* **DIRECTIONS**
In the material below, list every line carrying the string "plane".

** Opening RECORDED DATA block **

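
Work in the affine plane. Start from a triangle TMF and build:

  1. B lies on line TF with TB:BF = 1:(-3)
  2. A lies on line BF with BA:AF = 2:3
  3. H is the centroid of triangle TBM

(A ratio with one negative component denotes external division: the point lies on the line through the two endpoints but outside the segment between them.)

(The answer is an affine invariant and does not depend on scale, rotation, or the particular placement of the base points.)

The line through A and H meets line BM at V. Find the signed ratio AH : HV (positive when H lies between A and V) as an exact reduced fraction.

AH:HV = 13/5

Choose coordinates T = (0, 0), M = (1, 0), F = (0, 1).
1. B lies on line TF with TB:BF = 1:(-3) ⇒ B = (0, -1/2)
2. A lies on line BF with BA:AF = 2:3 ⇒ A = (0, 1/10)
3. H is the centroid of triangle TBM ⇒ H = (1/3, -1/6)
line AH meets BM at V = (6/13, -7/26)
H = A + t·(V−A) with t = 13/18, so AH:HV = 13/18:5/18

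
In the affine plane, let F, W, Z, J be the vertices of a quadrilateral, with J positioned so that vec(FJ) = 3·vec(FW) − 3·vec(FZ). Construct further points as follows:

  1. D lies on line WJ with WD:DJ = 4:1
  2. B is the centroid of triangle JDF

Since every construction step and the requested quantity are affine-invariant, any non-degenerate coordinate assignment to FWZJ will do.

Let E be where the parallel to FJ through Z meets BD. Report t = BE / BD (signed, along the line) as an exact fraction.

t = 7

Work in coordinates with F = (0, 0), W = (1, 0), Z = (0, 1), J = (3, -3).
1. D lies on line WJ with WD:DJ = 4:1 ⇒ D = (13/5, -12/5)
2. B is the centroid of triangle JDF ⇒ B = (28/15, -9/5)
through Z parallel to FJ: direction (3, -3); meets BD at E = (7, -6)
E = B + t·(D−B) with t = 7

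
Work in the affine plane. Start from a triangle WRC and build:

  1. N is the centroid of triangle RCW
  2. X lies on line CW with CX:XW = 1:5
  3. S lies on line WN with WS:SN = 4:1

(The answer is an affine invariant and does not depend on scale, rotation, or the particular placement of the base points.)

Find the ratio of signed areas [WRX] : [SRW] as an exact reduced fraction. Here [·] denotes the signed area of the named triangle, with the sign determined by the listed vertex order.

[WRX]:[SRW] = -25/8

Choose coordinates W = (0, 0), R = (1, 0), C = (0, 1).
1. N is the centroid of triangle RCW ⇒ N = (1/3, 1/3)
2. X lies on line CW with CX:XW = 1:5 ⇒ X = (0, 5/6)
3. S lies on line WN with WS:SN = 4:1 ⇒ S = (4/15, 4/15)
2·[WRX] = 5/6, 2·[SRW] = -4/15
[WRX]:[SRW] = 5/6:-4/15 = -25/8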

** Closing RECORDED DATA block **

* **EXPECTED ANSWER**
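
Work in the affine plane. Start from a triangle TMF and build:
In the affine plane, let F, W, Z, J be the vertices of a quadrilateral, with J positioned so that vec(FJ) = 3·vec(FW) − 3·vec(FZ). Construct further points as follows:
Work in the affine plane. Start from a triangle WRC and build: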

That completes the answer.